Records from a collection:
=-=-=

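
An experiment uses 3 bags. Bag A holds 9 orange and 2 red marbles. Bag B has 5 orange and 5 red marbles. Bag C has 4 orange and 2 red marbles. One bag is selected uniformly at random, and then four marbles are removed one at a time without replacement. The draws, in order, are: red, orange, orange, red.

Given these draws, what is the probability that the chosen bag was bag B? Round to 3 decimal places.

0.483

For each hypothesis, P(data | H) works out to: P(data | bag A) = (2/11)(9/10)(8/9)(1/8) = 0.018182; P(data | bag B) = (5/10)(5/9)(4/8)(4/7) = 0.079365; P(data | bag C) = (2/6)(4/5)(3/4)(1/3) = 0.066667.
Weighting by the prior gives 1/3 · 0.018182 = 0.0060606, 1/3 · 0.079365 = 0.026455, 1/3 · 0.066667 = 0.022222; with total 0.054738.
So P(bag B | data) = (0.026455) / (0.054738) = 0.4833.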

=-=-=

Please give every entry again, precisely as it appears.

▸ **WORKED SOLUTION**
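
An experiment uses 3 bags. Bag A holds 9 orange and 2 red marbles. Bag B has 5 orange and 5 red marbles. Bag C has 4 orange and 2 red marbles. One bag is selected uniformly at random, and then four marbles are removed one at a time without replacement. The draws, in order, are: red, orange, orange, red.

Given these draws, what is the probability that the chosen bag was bag B? Round to 3 decimal places.

0.483

For each hypothesis, P(data | H) works out to: P(data | bag A) = (2/11)(9/10)(8/9)(1/8) = 0.018182; P(data | bag B) = (5/10)(5/9)(4/8)(4/7) = 0.079365; P(data | bag C) = (2/6)(4/5)(3/4)(1/3) = 0.066667.
Weighting by the prior gives 1/3 · 0.018182 = 0.0060606, 1/3 · 0.079365 = 0.026455, 1/3 · 0.066667 = 0.022222; with total 0.054738.
So P(bag B | data) = (0.026455) / (0.054738) = 0.4833.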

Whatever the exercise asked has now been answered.